+++ EXTRACTED INFORMATION
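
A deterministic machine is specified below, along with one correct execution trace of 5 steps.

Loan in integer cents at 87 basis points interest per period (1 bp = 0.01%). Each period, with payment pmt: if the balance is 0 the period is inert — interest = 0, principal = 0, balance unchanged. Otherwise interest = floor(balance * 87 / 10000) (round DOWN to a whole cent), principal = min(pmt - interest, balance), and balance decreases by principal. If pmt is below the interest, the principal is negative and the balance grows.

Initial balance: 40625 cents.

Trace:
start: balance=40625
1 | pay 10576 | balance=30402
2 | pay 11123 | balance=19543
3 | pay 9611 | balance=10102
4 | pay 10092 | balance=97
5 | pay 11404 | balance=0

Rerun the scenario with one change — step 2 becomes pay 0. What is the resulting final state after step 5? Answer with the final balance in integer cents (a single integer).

109

(re-executing from step 2 with the substitution; state before step 2: balance=30402)
2 | pay 0 | balance=30666
3 | pay 9611 | balance=21321
4 | pay 10092 | balance=11414
5 | pay 11404 | balance=109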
++++++
(REQUIREMENT) Repeat the records, every one of them, without any deviation.

(FINISHED TASK)
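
A deterministic machine is specified below, along with one correct execution trace of 5 steps.

Loan in integer cents at 87 basis points interest per period (1 bp = 0.01%). Each period, with payment pmt: if the balance is 0 the period is inert — interest = 0, principal = 0, balance unchanged. Otherwise interest = floor(balance * 87 / 10000) (round DOWN to a whole cent), principal = min(pmt - interest, balance), and balance decreases by principal. If pmt is below the interest, the principal is negative and the balance grows.

Initial balance: 40625 cents.

Trace:
start: balance=40625
1 | pay 10576 | balance=30402
2 | pay 11123 | balance=19543
3 | pay 9611 | balance=10102
4 | pay 10092 | balance=97
5 | pay 11404 | balance=0

Rerun the scenario with one change — step 2 becomes pay 0. What is the resulting final state after step 5? Answer with the final balance in integer cents (a single integer).

109

(re-executing from step 2 with the substitution; state before step 2: balance=30402)
2 | pay 0 | balance=30666
3 | pay 9611 | balance=21321
4 | pay 10092 | balance=11414
5 | pay 11404 | balance=109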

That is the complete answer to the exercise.